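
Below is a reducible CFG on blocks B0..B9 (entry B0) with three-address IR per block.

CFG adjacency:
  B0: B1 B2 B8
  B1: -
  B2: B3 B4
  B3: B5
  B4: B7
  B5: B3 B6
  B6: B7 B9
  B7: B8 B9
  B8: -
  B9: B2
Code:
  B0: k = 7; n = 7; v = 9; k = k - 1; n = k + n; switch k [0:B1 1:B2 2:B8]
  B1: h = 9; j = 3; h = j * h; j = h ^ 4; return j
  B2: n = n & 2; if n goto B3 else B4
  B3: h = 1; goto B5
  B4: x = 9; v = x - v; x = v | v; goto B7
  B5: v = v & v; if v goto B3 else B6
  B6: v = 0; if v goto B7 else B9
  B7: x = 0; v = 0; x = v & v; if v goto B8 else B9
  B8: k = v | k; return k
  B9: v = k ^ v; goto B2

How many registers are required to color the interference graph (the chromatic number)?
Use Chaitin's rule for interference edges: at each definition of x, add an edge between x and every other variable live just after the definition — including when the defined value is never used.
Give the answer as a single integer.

Per-block:
  B0: {k,n,v} / ∅
  B1: {h,j} / ∅
  B2: {n} / {n}
  B3: {h} / ∅
  B4: {v,x} / {v}
  B5: {v} / {v}
  B6: {v} / ∅
  B7: {v,x} / ∅
  B8: {k} / {k,v}
  B9: {v} / {k,v}

Backward fixpoint:
  B0 li=∅ lo={k,n,v}
  B1 li=∅ lo=∅
  B2 li={k,n,v} lo={k,n,v}
  B3 li={k,n,v} lo={k,n,v}
  B4 li={k,n,v} lo={k,n}
  B5 li={k,n,v} lo={k,n,v}
  B6 li={k,n} lo={k,n,v}
  B7 li={k,n} lo={k,n,v}
  B8 li={k,v} lo=∅
  B9 li={k,n,v} lo={k,n,v}

Interference:
  h: {j,k,n,v}
  j: {h}
  k: {h,n,v,x}
  n: {h,k,v,x}
  v: {h,k,n,x}
  x: {k,n,v}

Colouring:
  {h,k,n,v} pairwise interfere (4-clique) ⇒ χ ≥ 4
  assign h→c0 j→c1 k→c1 n→c2 v→c3 x→c0 — no edge inside a register ⇒ χ ≤ 4
  χ = 4

Answer: 4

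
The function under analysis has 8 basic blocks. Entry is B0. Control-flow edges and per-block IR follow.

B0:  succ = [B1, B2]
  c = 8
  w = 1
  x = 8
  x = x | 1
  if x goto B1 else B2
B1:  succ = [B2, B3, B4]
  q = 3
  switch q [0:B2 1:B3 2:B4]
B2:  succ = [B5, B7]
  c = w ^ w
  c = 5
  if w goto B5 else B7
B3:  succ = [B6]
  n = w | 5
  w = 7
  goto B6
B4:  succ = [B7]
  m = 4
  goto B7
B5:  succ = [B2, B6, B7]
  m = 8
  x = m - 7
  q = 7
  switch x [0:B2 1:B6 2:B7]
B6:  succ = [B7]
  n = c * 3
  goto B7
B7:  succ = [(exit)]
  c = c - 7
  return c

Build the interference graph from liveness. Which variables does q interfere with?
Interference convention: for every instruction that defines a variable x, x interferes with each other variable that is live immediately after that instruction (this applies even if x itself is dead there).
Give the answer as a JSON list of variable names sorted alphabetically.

Answer: ["c", "w", "x"]

Analysis:
Per-block:
  B0: {c,w,x} / ∅
  B1: {q} / ∅
  B2: {c} / {w}
  B3: {n,w} / {w}
  B4: {m} / ∅
  B5: {m,q,x} / ∅
  B6: {n} / {c}
  B7: {c} / {c}

Liveness:
  B0: in=∅ out={c,w}
  B1: in={c,w} out={c,w}
  B2: in={w} out={c,w}
  B3: in={c,w} out={c}
  B4: in={c} out={c}
  B5: in={c,w} out={c,w}
  B6: in={c} out={c}
  B7: in={c} out=∅

Interfere edges:
  c — {m,n,q,w,x}
  m — {c,w}
  n — {c}
  q — {c,w,x}
  w — {c,m,q,x}
  x — {c,q,w}

N(q) = ["c", "w", "x"]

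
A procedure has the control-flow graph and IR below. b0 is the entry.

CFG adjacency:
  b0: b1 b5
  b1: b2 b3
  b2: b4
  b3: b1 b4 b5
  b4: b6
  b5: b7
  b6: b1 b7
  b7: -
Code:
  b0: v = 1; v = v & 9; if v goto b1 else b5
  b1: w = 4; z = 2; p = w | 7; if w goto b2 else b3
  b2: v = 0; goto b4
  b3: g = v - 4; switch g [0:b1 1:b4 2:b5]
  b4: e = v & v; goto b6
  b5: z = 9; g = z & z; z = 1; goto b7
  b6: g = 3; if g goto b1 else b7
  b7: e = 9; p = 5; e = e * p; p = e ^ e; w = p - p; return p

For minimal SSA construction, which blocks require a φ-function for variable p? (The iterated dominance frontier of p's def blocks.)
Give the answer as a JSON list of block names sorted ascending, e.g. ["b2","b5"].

idom tree: b1←b0 b2←b1 b3←b1 b4←b1 b5←b0 b6←b4 b7←b0
Dom∩ at merges:
  b1: preds {b0,b3,b6}: {b0} ∩ {b0,b1,b3} ∩ {b0,b1,b4,b6} = {b0}; idom=b0
  b4: preds {b2,b3}: {b0,b1,b2} ∩ {b0,b1,b3} = {b0,b1}; idom=b1
  b5: preds {b0,b3}: {b0} ∩ {b0,b1,b3} = {b0}; idom=b0
  b7: preds {b5,b6}: {b0,b5} ∩ {b0,b1,b4,b6} = {b0}; idom=b0

DF walk-up:
  join b1 pred b0: · stop@b0
  join b1 pred b3: b3→b1 stop@b0
  join b1 pred b6: b6→b4→b1 stop@b0
  join b4 pred b2: b2 stop@b1
  join b4 pred b3: b3 stop@b1
  join b5 pred b0: · stop@b0
  join b5 pred b3: b3→b1 stop@b0
  join b7 pred b5: b5 stop@b0
  join b7 pred b6: b6→b4→b1 stop@b0
  b0: DF=∅
  b1: DF={b1,b5,b7}
  b2: DF={b4}
  b3: DF={b1,b4,b5}
  b4: DF={b1,b7}
  b5: DF={b7}
  b6: DF={b1,b7}
  b7: DF=∅

φ for p: defs {b1,b7}
  DF⁺ = {b1,b5,b7}

Answer: ["b1", "b5", "b7"]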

_ _ _

Print every entry exactly.

* [Solution to the exercise]:
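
Below is a reducible CFG on blocks B0..B9 (entry B0) with three-address IR per block.

CFG adjacency:
  B0: B1 B2 B8
  B1: -
  B2: B3 B4
  B3: B5
  B4: B7
  B5: B3 B6
  B6: B7 B9
  B7: B8 B9
  B8: -
  B9: B2
Code:
  B0: k = 7; n = 7; v = 9; k = k - 1; n = k + n; switch k [0:B1 1:B2 2:B8]
  B1: h = 9; j = 3; h = j * h; j = h ^ 4; return j
  B2: n = n & 2; if n goto B3 else B4
  B3: h = 1; goto B5
  B4: x = 9; v = x - v; x = v | v; goto B7
  B5: v = v & v; if v goto B3 else B6
  B6: v = 0; if v goto B7 else B9
  B7: x = 0; v = 0; x = v & v; if v goto B8 else B9
  B8: k = v | k; return k
  B9: v = k ^ v; goto B2

How many registers are required to color the interference graph (the chromatic number)?
Use Chaitin's rule for interference edges: at each definition of x, add an edge between x and every other variable live just after the definition — including when the defined value is never used.
Give the answer as a single integer.

Per-block:
  B0: {k,n,v} / ∅
  B1: {h,j} / ∅
  B2: {n} / {n}
  B3: {h} / ∅
  B4: {v,x} / {v}
  B5: {v} / {v}
  B6: {v} / ∅
  B7: {v,x} / ∅
  B8: {k} / {k,v}
  B9: {v} / {k,v}

Backward fixpoint:
  B0 li=∅ lo={k,n,v}
  B1 li=∅ lo=∅
  B2 li={k,n,v} lo={k,n,v}
  B3 li={k,n,v} lo={k,n,v}
  B4 li={k,n,v} lo={k,n}
  B5 li={k,n,v} lo={k,n,v}
  B6 li={k,n} lo={k,n,v}
  B7 li={k,n} lo={k,n,v}
  B8 li={k,v} lo=∅
  B9 li={k,n,v} lo={k,n,v}

Interference:
  h: {j,k,n,v}
  j: {h}
  k: {h,n,v,x}
  n: {h,k,v,x}
  v: {h,k,n,x}
  x: {k,n,v}

Colouring:
  {h,k,n,v} pairwise interfere (4-clique) ⇒ χ ≥ 4
  assign h→c0 j→c1 k→c1 n→c2 v→c3 x→c0 — no edge inside a register ⇒ χ ≤ 4
  χ = 4

Answer: 4

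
The function under analysis has 8 basic blocks. Entry is B0. Control-flow edges and per-block IR follow.

B0:  succ = [B1, B2]
  c = 8
  w = 1
  x = 8
  x = x | 1
  if x goto B1 else B2
B1:  succ = [B2, B3, B4]
  q = 3
  switch q [0:B2 1:B3 2:B4]
B2:  succ = [B5, B7]
  c = w ^ w
  c = 5
  if w goto B5 else B7
B3:  succ = [B6]
  n = w | 5
  w = 7
  goto B6
B4:  succ = [B7]
  m = 4
  goto B7
B5:  succ = [B2, B6, B7]
  m = 8
  x = m - 7
  q = 7
  switch x [0:B2 1:B6 2:B7]
B6:  succ = [B7]
  n = c * 3
  goto B7
B7:  succ = [(exit)]
  c = c - 7
  return c

Build the interference graph from liveness. Which variables does q interfere with?
Interference convention: for every instruction that defines a variable x, x interferes with each other variable that is live immediately after that instruction (this applies even if x itself is dead there).
Give the answer as a JSON list of variable names sorted alphabetically.

Answer: ["c", "w", "x"]

Analysis:
Per-block:
  B0: {c,w,x} / ∅
  B1: {q} / ∅
  B2: {c} / {w}
  B3: {n,w} / {w}
  B4: {m} / ∅
  B5: {m,q,x} / ∅
  B6: {n} / {c}
  B7: {c} / {c}

Liveness:
  B0: in=∅ out={c,w}
  B1: in={c,w} out={c,w}
  B2: in={w} out={c,w}
  B3: in={c,w} out={c}
  B4: in={c} out={c}
  B5: in={c,w} out={c,w}
  B6: in={c} out={c}
  B7: in={c} out=∅

Interfere edges:
  c — {m,n,q,w,x}
  m — {c,w}
  n — {c}
  q — {c,w,x}
  w — {c,m,q,x}
  x — {c,q,w}

N(q) = ["c", "w", "x"]

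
A procedure has the control-flow graph and IR below. b0 is the entry.

CFG adjacency:
  b0: b1 b5
  b1: b2 b3
  b2: b4
  b3: b1 b4 b5
  b4: b6
  b5: b7
  b6: b1 b7
  b7: -
Code:
  b0: v = 1; v = v & 9; if v goto b1 else b5
  b1: w = 4; z = 2; p = w | 7; if w goto b2 else b3
  b2: v = 0; goto b4
  b3: g = v - 4; switch g [0:b1 1:b4 2:b5]
  b4: e = v & v; goto b6
  b5: z = 9; g = z & z; z = 1; goto b7
  b6: g = 3; if g goto b1 else b7
  b7: e = 9; p = 5; e = e * p; p = e ^ e; w = p - p; return p

For minimal SSA construction, which blocks require a φ-function for variable p? (The iterated dominance frontier of p's def blocks.)
Give the answer as a JSON list of block names sorted ascending, e.g. ["b2","b5"].

idom tree: b1←b0 b2←b1 b3←b1 b4←b1 b5←b0 b6←b4 b7←b0
Dom∩ at merges:
  b1: preds {b0,b3,b6}: {b0} ∩ {b0,b1,b3} ∩ {b0,b1,b4,b6} = {b0}; idom=b0
  b4: preds {b2,b3}: {b0,b1,b2} ∩ {b0,b1,b3} = {b0,b1}; idom=b1
  b5: preds {b0,b3}: {b0} ∩ {b0,b1,b3} = {b0}; idom=b0
  b7: preds {b5,b6}: {b0,b5} ∩ {b0,b1,b4,b6} = {b0}; idom=b0

DF walk-up:
  join b1 pred b0: · stop@b0
  join b1 pred b3: b3→b1 stop@b0
  join b1 pred b6: b6→b4→b1 stop@b0
  join b4 pred b2: b2 stop@b1
  join b4 pred b3: b3 stop@b1
  join b5 pred b0: · stop@b0
  join b5 pred b3: b3→b1 stop@b0
  join b7 pred b5: b5 stop@b0
  join b7 pred b6: b6→b4→b1 stop@b0
  b0: DF=∅
  b1: DF={b1,b5,b7}
  b2: DF={b4}
  b3: DF={b1,b4,b5}
  b4: DF={b1,b7}
  b5: DF={b7}
  b6: DF={b1,b7}
  b7: DF=∅

φ for p: defs {b1,b7}
  DF⁺ = {b1,b5,b7}

Answer: ["b1", "b5", "b7"]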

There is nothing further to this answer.